Work to complete :: The whole listing is to be set down again without alteration.

Data under study ::
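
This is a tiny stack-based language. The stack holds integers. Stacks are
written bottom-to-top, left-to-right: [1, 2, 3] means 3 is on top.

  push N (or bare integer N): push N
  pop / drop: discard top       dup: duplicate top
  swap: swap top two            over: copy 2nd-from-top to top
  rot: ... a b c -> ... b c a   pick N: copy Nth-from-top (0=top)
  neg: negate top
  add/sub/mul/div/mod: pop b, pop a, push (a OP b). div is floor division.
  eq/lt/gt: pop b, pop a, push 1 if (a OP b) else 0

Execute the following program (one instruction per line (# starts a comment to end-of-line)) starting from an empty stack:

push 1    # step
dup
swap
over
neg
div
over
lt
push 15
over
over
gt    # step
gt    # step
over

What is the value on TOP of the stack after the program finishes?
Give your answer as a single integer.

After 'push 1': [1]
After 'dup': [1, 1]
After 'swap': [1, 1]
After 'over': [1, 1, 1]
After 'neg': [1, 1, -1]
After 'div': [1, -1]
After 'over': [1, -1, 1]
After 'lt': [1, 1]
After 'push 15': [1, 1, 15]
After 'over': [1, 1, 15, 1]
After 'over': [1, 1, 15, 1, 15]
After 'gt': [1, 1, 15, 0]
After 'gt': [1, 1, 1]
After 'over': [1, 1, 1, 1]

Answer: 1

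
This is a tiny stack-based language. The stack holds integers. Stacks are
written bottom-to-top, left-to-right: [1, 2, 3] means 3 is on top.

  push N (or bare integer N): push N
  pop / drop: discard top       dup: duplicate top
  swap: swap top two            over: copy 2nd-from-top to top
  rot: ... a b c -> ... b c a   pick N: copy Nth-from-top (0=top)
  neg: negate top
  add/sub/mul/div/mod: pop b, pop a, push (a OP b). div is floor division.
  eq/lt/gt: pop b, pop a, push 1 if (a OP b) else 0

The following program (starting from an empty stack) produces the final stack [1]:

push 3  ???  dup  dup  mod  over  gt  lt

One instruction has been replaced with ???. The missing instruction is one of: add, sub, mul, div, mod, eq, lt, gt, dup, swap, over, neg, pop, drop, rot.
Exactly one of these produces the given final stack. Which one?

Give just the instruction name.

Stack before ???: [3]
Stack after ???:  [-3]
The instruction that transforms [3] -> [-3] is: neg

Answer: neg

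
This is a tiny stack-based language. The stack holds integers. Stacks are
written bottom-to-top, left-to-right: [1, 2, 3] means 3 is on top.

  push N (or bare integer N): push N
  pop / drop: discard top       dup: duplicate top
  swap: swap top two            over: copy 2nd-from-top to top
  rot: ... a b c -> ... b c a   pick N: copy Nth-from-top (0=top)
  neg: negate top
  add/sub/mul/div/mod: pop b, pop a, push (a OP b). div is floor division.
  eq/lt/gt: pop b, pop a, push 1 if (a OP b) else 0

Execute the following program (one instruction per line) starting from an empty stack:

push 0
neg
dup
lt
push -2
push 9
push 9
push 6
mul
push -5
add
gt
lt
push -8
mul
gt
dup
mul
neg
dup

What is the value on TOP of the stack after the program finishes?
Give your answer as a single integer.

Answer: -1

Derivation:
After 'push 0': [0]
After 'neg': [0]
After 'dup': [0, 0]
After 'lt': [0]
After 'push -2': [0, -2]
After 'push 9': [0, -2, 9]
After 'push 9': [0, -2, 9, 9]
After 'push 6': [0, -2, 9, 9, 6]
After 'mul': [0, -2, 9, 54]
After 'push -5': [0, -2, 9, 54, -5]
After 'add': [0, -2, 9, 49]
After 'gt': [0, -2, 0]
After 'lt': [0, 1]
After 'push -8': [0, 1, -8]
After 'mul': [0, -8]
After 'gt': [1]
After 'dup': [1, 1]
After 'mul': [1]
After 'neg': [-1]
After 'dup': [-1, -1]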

Completed task ::
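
This is a tiny stack-based language. The stack holds integers. Stacks are
written bottom-to-top, left-to-right: [1, 2, 3] means 3 is on top.

  push N (or bare integer N): push N
  pop / drop: discard top       dup: duplicate top
  swap: swap top two            over: copy 2nd-from-top to top
  rot: ... a b c -> ... b c a   pick N: copy Nth-from-top (0=top)
  neg: negate top
  add/sub/mul/div/mod: pop b, pop a, push (a OP b). div is floor division.
  eq/lt/gt: pop b, pop a, push 1 if (a OP b) else 0

Execute the following program (one instruction per line (# starts a comment to end-of-line)) starting from an empty stack:

push 1    # step
dup
swap
over
neg
div
over
lt
push 15
over
over
gt    # step
gt    # step
over

What is the value on TOP of the stack after the program finishes?
Give your answer as a single integer.

After 'push 1': [1]
After 'dup': [1, 1]
After 'swap': [1, 1]
After 'over': [1, 1, 1]
After 'neg': [1, 1, -1]
After 'div': [1, -1]
After 'over': [1, -1, 1]
After 'lt': [1, 1]
After 'push 15': [1, 1, 15]
After 'over': [1, 1, 15, 1]
After 'over': [1, 1, 15, 1, 15]
After 'gt': [1, 1, 15, 0]
After 'gt': [1, 1, 1]
After 'over': [1, 1, 1, 1]

Answer: 1

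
This is a tiny stack-based language. The stack holds integers. Stacks are
written bottom-to-top, left-to-right: [1, 2, 3] means 3 is on top.

  push N (or bare integer N): push N
  pop / drop: discard top       dup: duplicate top
  swap: swap top two            over: copy 2nd-from-top to top
  rot: ... a b c -> ... b c a   pick N: copy Nth-from-top (0=top)
  neg: negate top
  add/sub/mul/div/mod: pop b, pop a, push (a OP b). div is floor division.
  eq/lt/gt: pop b, pop a, push 1 if (a OP b) else 0

The following program (starting from an empty stack) produces the final stack [1]:

push 3  ???  dup  dup  mod  over  gt  lt

One instruction has been replaced with ???. The missing instruction is one of: add, sub, mul, div, mod, eq, lt, gt, dup, swap, over, neg, pop, drop, rot.
Exactly one of these produces the given final stack. Which one?

Give just the instruction name.

Stack before ???: [3]
Stack after ???:  [-3]
The instruction that transforms [3] -> [-3] is: neg

Answer: neg

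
This is a tiny stack-based language. The stack holds integers. Stacks are
written bottom-to-top, left-to-right: [1, 2, 3] means 3 is on top.

  push N (or bare integer N): push N
  pop / drop: discard top       dup: duplicate top
  swap: swap top two            over: copy 2nd-from-top to top
  rot: ... a b c -> ... b c a   pick N: copy Nth-from-top (0=top)
  neg: negate top
  add/sub/mul/div/mod: pop b, pop a, push (a OP b). div is floor division.
  eq/lt/gt: pop b, pop a, push 1 if (a OP b) else 0

Execute the following program (one instruction per line) starting from an empty stack:

push 0
neg
dup
lt
push -2
push 9
push 9
push 6
mul
push -5
add
gt
lt
push -8
mul
gt
dup
mul
neg
dup

What is the value on TOP of the stack after the program finishes?
Give your answer as a single integer.

Answer: -1

Derivation:
After 'push 0': [0]
After 'neg': [0]
After 'dup': [0, 0]
After 'lt': [0]
After 'push -2': [0, -2]
After 'push 9': [0, -2, 9]
After 'push 9': [0, -2, 9, 9]
After 'push 6': [0, -2, 9, 9, 6]
After 'mul': [0, -2, 9, 54]
After 'push -5': [0, -2, 9, 54, -5]
After 'add': [0, -2, 9, 49]
After 'gt': [0, -2, 0]
After 'lt': [0, 1]
After 'push -8': [0, 1, -8]
After 'mul': [0, -8]
After 'gt': [1]
After 'dup': [1, 1]
After 'mul': [1]
After 'neg': [-1]
After 'dup': [-1, -1]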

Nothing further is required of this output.